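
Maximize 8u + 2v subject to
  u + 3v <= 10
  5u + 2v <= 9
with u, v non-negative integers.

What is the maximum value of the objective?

The continuous relaxation peaks at (1.8, 0) with value 14.40; rounding to a feasible lattice point costs some objective.
(u,v)=(1,2): 1·1+3·2=7≤10, 5·1+2·2=9≤9, objective 12.
(u,v)=(1,1): 1·1+3·1=4≤10, 5·1+2·1=7≤9, objective 10.
The best lattice point is (1,2), giving 12.

12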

● ● ● ● ●

**Your assignment**
Your reply should be every line of the material, transcribed exactly.

**Result for this exercise**
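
Maximize 8u + 2v subject to
  u + 3v <= 10
  5u + 2v <= 9
with u, v non-negative integers.

What is the maximum value of the objective?

The continuous relaxation peaks at (1.8, 0) with value 14.40; rounding to a feasible lattice point costs some objective.
(u,v)=(1,2): 1·1+3·2=7≤10, 5·1+2·2=9≤9, objective 12.
(u,v)=(1,1): 1·1+3·1=4≤10, 5·1+2·1=7≤9, objective 10.
The best lattice point is (1,2), giving 12.

12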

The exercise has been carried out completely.